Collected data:
◇ ◇ ◇ ◇ ◇

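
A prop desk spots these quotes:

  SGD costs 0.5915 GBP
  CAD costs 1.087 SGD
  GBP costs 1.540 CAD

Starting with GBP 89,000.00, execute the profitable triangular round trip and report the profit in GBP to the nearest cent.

Profitable loop is GBP → SGD → CAD → GBP:
GBP 89,000.00 ÷ 0.5915 = SGD 150,464.92
SGD 150,464.92 ÷ 1.087 = CAD 138,422.19
CAD 138,422.19 ÷ 1.540 = GBP 89,884.54
Profit = GBP 89,884.54 − GBP 89,000.00

Profit: GBP 884.54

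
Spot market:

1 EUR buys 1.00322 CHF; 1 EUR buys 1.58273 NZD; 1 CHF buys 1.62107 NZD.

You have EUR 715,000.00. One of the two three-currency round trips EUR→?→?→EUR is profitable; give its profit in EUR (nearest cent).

Profit: EUR 19,678.21

Profitable loop is EUR → CHF → NZD → EUR:
EUR 715,000.00 × 1.00322 = CHF 717,302.30
CHF 717,302.30 × 1.62107 = NZD 1,162,797.24
NZD 1,162,797.24 ÷ 1.58273 = EUR 734,678.21
Profit = EUR 734,678.21 − EUR 715,000.00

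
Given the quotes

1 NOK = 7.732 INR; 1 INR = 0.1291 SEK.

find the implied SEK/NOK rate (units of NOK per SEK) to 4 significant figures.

1 SEK ÷ 0.1291 = 7.74593 INR
7.74593 INR ÷ 7.732 = 1.0018 NOK

SEK/NOK = 1.002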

◇ ◇ ◇ ◇ ◇

## Activity
Wherever the string "costs" appears in a line of the records above, copy that line.

## Answer section
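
  SGD costs 0.5915 GBP
  CAD costs 1.087 SGD
  GBP costs 1.540 CAD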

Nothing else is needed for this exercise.